----- Data records -----

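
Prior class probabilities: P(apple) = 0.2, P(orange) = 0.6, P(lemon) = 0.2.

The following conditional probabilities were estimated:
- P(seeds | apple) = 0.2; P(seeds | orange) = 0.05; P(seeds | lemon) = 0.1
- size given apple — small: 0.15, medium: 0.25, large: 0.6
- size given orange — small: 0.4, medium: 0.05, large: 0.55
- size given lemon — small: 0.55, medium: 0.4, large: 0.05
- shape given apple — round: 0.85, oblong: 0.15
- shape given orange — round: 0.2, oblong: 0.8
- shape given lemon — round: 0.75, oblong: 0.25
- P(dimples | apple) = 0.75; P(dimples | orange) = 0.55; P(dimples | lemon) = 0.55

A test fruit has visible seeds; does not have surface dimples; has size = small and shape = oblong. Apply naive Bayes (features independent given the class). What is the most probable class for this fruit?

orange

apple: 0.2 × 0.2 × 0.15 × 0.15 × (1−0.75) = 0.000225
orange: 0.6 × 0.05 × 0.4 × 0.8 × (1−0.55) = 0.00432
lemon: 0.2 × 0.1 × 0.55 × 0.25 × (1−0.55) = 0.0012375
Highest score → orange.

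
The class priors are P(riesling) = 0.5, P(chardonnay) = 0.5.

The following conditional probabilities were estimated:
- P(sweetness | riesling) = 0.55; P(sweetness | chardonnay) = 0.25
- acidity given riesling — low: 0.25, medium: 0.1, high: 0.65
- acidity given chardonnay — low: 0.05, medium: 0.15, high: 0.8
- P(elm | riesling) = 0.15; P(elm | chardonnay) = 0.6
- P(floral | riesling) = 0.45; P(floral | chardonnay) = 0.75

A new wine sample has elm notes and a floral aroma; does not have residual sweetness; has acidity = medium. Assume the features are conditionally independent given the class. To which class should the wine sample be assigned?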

-----
----- Data records -----

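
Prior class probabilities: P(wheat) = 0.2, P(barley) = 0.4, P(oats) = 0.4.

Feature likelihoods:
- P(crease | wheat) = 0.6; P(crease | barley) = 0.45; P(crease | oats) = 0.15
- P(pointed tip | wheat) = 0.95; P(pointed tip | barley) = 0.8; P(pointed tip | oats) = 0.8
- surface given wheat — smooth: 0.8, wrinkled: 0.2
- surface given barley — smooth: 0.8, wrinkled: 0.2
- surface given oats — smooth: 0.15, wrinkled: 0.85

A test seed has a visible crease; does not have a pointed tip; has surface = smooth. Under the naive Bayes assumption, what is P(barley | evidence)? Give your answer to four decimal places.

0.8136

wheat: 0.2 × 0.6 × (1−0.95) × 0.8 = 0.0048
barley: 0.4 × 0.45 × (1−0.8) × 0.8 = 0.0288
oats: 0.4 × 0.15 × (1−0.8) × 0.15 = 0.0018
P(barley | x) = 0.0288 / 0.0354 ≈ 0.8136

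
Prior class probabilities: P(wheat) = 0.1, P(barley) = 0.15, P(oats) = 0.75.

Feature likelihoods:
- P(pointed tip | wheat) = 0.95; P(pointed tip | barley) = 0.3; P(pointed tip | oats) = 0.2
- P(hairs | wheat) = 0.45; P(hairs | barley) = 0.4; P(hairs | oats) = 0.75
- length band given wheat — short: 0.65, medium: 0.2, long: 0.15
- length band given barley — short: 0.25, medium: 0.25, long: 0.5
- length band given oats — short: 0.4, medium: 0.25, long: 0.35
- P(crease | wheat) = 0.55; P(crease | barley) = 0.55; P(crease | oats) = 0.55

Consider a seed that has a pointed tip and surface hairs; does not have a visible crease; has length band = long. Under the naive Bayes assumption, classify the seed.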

-----

Task requirements: Repeat the entries above verbatim, but only from the line that has "- P(crease | wheat) = 0.55;" down to the line that has "Consider a seed", inclusive.

Output below:
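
- P(crease | wheat) = 0.55; P(crease | barley) = 0.55; P(crease | oats) = 0.55

Consider a seed that has a pointed tip and surface hairs; does not have a visible crease; has length band = long. Under the naive Bayes assumption, classify the seed.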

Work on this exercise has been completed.